▸ **INPUT DATA**:
□ □ □ □ □ □ □

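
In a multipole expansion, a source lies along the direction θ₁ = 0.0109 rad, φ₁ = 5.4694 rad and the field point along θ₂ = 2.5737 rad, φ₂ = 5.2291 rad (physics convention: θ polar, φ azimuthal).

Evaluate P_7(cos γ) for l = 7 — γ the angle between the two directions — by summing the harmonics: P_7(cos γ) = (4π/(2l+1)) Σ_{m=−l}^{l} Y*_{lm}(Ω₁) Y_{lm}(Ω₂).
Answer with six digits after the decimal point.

0.363634

Expand P_7 via completeness: Σ_{m} conj(Y_{7,m}) at Ω₁ times Y_{7,m} at Ω₂ —
  m=-7: Y*=0.00000 + 0.00000j  Y=0.00298 + 0.00579j  product -0.00000 + 0.00000j
  m=-6: Y*=0.00000 + 0.00000j  Y=-0.03815 - 0.00158j  product -0.00000 - 0.00000j
  m=-5: Y*=-0.00000 + 0.00000j  Y=0.07206 - 0.11544j  product 0.00000 + 0.00000j
  m=-4: Y*=-0.00000 + 0.00000j  Y=0.15375 + 0.28410j  product -0.00000 - 0.00000j
  m=-3: Y*=-0.00001 - 0.00001j  Y=-0.48746 - 0.01007j  product 0.00000 + 0.00000j
  m=-2: Y*=-0.00005 - 0.00089j  Y=0.17681 - 0.29673j  product -0.00027 - 0.00014j
  m=-1: Y*=0.03058 - 0.03236j  Y=-0.08619 - 0.15168j  product -0.00754 - 0.00185j
  m=+0: Y*=1.09073 + 0.00000j  Y=0.41228 + 0.00000j  product 0.44968 + 0.00000j
  m=+1: Y*=-0.03058 - 0.03236j  Y=0.08619 - 0.15168j  product -0.00754 + 0.00185j
  m=+2: Y*=-0.00005 + 0.00089j  Y=0.17681 + 0.29673j  product -0.00027 + 0.00014j
  m=+3: Y*=0.00001 - 0.00001j  Y=0.48746 - 0.01007j  product 0.00000 - 0.00000j
  m=+4: Y*=-0.00000 - 0.00000j  Y=0.15375 - 0.28410j  product -0.00000 + 0.00000j
  m=+5: Y*=0.00000 + 0.00000j  Y=-0.07206 - 0.11544j  product 0.00000 - 0.00000j
  m=+6: Y*=0.00000 - 0.00000j  Y=-0.03815 + 0.00158j  product -0.00000 + 0.00000j
  m=+7: Y*=-0.00000 + 0.00000j  Y=-0.00298 + 0.00579j  product -0.00000 - 0.00000j
Total Σ_m = 0.43406 + 0.00000j. Multiply by 0.837758: 0.36363 + 0.00000j. P_7(cos γ) = 0.363634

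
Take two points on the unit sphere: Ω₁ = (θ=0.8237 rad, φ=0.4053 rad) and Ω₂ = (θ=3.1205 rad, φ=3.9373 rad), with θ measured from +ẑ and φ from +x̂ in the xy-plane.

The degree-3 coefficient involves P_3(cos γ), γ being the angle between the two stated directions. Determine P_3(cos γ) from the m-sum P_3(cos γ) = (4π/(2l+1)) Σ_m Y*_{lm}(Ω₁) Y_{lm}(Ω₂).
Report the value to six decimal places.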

□ □ □ □ □ □ □

▸ **ABOUT THIS TASK**: Only the span from the line with "The degree-3 coefficient" through the final line of the records goes in the output, each line unchanged.

▸ **EXERCISE OUTPUT**:
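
The degree-3 coefficient involves P_3(cos γ), γ being the angle between the two stated directions. Determine P_3(cos γ) from the m-sum P_3(cos γ) = (4π/(2l+1)) Σ_m Y*_{lm}(Ω₁) Y_{lm}(Ω₂).
Report the value to six decimal places.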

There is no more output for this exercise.